From the entries below, please output exactly the lines starting at the one containing "Initial move string: URURD" and ending at the one containing "Apply these folds", both included.

Segment Start: Extracted material

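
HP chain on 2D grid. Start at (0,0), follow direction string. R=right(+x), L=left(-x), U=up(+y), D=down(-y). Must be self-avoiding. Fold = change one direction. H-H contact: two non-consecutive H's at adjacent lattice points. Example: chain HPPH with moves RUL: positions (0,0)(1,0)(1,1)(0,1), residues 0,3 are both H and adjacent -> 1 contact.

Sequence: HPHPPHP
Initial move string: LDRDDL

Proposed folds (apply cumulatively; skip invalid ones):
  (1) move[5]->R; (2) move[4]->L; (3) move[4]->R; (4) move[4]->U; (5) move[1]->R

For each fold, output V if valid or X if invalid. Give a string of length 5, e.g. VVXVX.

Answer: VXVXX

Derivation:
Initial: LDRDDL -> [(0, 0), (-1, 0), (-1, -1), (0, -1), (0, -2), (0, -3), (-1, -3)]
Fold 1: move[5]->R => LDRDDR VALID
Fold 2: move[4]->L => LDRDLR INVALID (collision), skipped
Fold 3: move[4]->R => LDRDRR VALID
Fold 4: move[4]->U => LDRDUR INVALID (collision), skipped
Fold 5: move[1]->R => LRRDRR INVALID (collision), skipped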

Segment End: Extracted material
Segment Start: Extracted material

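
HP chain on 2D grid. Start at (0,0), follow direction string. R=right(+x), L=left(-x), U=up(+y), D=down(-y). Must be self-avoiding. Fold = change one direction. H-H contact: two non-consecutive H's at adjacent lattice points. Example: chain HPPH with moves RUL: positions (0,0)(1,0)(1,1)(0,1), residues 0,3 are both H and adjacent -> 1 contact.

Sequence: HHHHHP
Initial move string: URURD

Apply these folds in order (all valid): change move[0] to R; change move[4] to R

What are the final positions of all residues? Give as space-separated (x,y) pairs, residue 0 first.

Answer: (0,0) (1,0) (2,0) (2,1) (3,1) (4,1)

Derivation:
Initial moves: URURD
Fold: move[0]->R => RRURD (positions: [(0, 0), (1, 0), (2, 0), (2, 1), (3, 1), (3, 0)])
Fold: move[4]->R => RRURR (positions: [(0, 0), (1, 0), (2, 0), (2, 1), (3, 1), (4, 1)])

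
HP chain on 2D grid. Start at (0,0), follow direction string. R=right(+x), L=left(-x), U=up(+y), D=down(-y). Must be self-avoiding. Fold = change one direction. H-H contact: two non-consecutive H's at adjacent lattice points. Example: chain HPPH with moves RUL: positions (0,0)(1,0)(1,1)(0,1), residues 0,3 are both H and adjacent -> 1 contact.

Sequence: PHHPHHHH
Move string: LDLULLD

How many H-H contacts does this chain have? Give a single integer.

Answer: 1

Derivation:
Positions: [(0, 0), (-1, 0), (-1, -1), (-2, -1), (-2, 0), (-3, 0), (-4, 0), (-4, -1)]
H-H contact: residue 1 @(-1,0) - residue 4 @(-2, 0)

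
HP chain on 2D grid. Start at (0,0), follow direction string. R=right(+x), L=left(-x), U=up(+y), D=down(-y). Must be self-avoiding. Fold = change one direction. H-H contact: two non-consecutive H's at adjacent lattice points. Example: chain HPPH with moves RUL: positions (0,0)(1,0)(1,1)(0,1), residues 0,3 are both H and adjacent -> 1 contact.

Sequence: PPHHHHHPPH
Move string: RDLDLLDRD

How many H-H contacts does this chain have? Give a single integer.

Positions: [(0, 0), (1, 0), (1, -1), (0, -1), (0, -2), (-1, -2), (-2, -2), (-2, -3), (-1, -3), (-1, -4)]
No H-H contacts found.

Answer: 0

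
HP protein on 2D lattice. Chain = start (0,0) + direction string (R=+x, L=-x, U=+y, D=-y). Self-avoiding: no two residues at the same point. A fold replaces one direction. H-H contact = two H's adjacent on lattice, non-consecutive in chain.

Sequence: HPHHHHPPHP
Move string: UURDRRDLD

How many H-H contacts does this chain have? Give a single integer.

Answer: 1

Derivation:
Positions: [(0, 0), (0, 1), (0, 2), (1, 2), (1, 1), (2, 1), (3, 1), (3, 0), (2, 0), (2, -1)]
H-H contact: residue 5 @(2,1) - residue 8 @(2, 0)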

Segment End: Extracted material

Output of the exercise:
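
Initial move string: URURD

Apply these folds in order (all valid): change move[0] to R; change move[4] to R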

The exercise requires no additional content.